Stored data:
┄┄┄┄┄┄

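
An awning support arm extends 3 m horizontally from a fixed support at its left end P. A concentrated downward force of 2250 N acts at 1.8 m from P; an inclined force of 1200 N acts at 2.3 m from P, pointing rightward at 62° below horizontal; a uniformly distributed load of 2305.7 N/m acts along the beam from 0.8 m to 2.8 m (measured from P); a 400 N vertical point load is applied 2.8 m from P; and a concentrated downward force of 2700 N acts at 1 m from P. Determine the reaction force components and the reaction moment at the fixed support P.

Resultant of the distributed load: 2305.7 × 2 = 4611.4 N at 1.8 m from P.
ΣF_x = 0: P_x + 1200·cos62° = 0 → P_x = -563.4 N.
ΣF_y = 0: P_y − 2250 − 1200·sin62° − 2305.7·2 − 400 − 2700 = 0 → P_y = 11020 N.
ΣM about P: M_P − 2250·1.8 − 1200·sin62°·2.3 − (2305.7·2)·1.8 − 400·2.8 − 2700·1 = 0 → M_P = 18610 N·m.

P_x = -563.4 N, P_y = 11020 N, M_P = 18610 N·m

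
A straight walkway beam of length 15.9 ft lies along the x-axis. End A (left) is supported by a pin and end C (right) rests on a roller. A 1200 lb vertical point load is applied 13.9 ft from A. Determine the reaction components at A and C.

A_x = 0, A_y = 150.9 lb, C_y = 1049 lb

ΣM about A: C_y·15.9 − 1200·13.9 = 0 → C_y = 16680/15.9 = 1049.06 ≈ 1049 lb.
ΣF_y = 0: A_y + 1049.06 − 1200 = 0 → A_y = 150.9 lb.
ΣF_x = 0: no horizontal applied forces, so A_x = 0.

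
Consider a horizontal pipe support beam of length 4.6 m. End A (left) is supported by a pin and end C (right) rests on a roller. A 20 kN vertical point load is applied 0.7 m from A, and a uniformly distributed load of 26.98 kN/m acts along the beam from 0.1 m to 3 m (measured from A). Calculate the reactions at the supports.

Resultant of the distributed load: 26.98 × 2.9 = 78.242 kN at 1.55 m from A.
ΣM about A: C_y·4.6 − 20·0.7 − (26.98·2.9)·1.55 = 0 → C_y = 135.2751/4.6 = 29.4076 ≈ 29.41 kN.
ΣF_y = 0: A_y + 29.4076 − 20 − 26.98·2.9 = 0 → A_y = 68.83 kN.
ΣF_x = 0: no horizontal applied forces, so A_x = 0.

A_x = 0, A_y = 68.83 kN, C_y = 29.41 kN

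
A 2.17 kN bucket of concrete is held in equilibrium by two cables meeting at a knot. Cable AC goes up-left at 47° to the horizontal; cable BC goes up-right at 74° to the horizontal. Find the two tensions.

T_AC = 0.6978 kN, T_BC = 1.727 kN

ΣF_x = 0: −T_AC·cos47° + T_BC·cos74° = 0 → T_BC = 2.47426·T_AC.
ΣF_y = 0: T_AC·sin47° + T_BC·sin74° = 2.17.
Substitute: T_AC·(0.731354 + 2.47426·0.961262) = 2.17 → T_AC = 0.697802 ≈ 0.6978 kN.
Then T_BC = 2.47426 × 0.697802 = 1.727 kN.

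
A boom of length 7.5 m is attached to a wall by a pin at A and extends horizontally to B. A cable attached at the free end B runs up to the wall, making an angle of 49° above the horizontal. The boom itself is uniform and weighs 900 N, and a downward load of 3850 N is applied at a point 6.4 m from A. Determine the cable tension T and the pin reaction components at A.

ΣM about A: T·sin49°·7.5 − 900·3.75 − 3850·6.4 = 0 → T = 28015/(7.5·0.75471) = 4949.36 ≈ 4949 N.
ΣF_x = 0: A_x − T·cos49° = 0 → A_x = 4949.36 × 0.656059 = 3247 N.
ΣF_y = 0: A_y + T·sin49° − 900 − 3850 = 0 → A_y = 4750 − 4949.36 × 0.75471 = 1015 N.

T = 4949 N, A_x = 3247 N, A_y = 1015 N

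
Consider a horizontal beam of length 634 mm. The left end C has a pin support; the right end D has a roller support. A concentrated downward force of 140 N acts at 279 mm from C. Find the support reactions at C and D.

Taking moments about C: D_y·634 − 140·279 = 0 → D_y = 39060/634 = 61.6088 ≈ 61.61 N.
ΣF_y = 0: C_y + 61.6088 − 140 = 0 → C_y = 78.39 N.
ΣF_x = 0: no horizontal applied forces, so C_x = 0.

C_x = 0, C_y = 78.39 N, D_y = 61.61 N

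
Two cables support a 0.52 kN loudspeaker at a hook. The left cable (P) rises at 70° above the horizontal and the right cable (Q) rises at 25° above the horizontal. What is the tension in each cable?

T_P = 0.4731 kN, T_Q = 0.1785 kN

ΣF_x = 0: −T_P·cos70° + T_Q·cos25° = 0 → T_Q = 0.377377·T_P.
ΣF_y = 0: T_P·sin70° + T_Q·sin25° = 0.52.
Substitute: T_P·(0.939693 + 0.377377·0.422618) = 0.52 → T_P = 0.47308 ≈ 0.4731 kN.
Then T_Q = 0.377377 × 0.47308 = 0.1785 kN.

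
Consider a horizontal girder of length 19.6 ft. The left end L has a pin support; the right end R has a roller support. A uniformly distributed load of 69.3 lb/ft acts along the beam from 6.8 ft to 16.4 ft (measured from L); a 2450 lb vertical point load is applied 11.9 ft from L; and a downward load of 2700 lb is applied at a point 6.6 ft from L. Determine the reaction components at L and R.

L_x = 0, L_y = 3025 lb, R_y = 2790 lb

Resultant of the distributed load: 69.3 × 9.6 = 665.28 lb at 11.6 ft from L.
Moments about L: R_y·19.6 − (69.3·9.6)·11.6 − 2450·11.9 − 2700·6.6 = 0 → R_y = 54692.248/19.6 = 2790.42 ≈ 2790 lb.
ΣF_y = 0: L_y + 2790.42 − 69.3·9.6 − 2450 − 2700 = 0 → L_y = 3025 lb.
ΣF_x = 0: no horizontal applied forces, so L_x = 0.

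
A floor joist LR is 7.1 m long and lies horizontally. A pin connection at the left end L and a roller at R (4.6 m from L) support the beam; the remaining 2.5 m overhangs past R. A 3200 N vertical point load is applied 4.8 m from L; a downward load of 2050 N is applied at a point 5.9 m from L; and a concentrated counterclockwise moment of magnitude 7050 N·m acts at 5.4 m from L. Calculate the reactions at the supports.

L_x = 0, L_y = 814.1 N, R_y = 4436 N

Taking moments about L: R_y·4.6 − 3200·4.8 − 2050·5.9 + 7050 = 0 → R_y = 20405/4.6 = 4435.87 ≈ 4436 N.
ΣF_y = 0: L_y + 4435.87 − 3200 − 2050 = 0 → L_y = 814.1 N.
ΣF_x = 0: no horizontal applied forces, so L_x = 0.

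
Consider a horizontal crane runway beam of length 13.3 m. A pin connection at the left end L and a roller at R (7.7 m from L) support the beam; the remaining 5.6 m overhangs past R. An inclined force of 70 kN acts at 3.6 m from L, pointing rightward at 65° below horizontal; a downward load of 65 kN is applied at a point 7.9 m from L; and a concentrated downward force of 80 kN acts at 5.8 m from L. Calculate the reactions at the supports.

ΣM about L: R_y·7.7 − 70·sin65°·3.6 − 65·7.9 − 80·5.8 = 0 → R_y = 1205.89/7.7 = 156.609 ≈ 156.6 kN.
ΣF_y = 0: L_y + 156.609 − 70·sin65° − 65 − 80 = 0 → L_y = 51.83 kN.
ΣF_x = 0: L_x + 70·cos65° = 0 → L_x = -29.58 kN.

L_x = -29.58 kN, L_y = 51.83 kN, R_y = 156.6 kN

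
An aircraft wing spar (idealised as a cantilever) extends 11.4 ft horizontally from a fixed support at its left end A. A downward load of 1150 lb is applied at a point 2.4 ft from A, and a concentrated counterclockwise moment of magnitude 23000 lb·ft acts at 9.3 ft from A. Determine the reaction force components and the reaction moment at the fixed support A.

A_x = 0, A_y = 1150 lb, M_A = -20240 lb·ft

ΣF_x = 0: A_x = 0.
ΣF_y = 0: A_y − 1150 = 0 → A_y = 1150 lb.
ΣM about A: M_A − 1150·2.4 + 23000 = 0 → M_A = -20240 lb·ft.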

┄┄┄┄┄┄

Nothing but the lines from the one holding "An aircraft wing" to the end of the entries should be output, each exactly as it appears.

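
An aircraft wing spar (idealised as a cantilever) extends 11.4 ft horizontally from a fixed support at its left end A. A downward load of 1150 lb is applied at a point 2.4 ft from A, and a concentrated counterclockwise moment of magnitude 23000 lb·ft acts at 9.3 ft from A. Determine the reaction force components and the reaction moment at the fixed support A.

A_x = 0, A_y = 1150 lb, M_A = -20240 lb·ft

ΣF_x = 0: A_x = 0.
ΣF_y = 0: A_y − 1150 = 0 → A_y = 1150 lb.
ΣM about A: M_A − 1150·2.4 + 23000 = 0 → M_A = -20240 lb·ft.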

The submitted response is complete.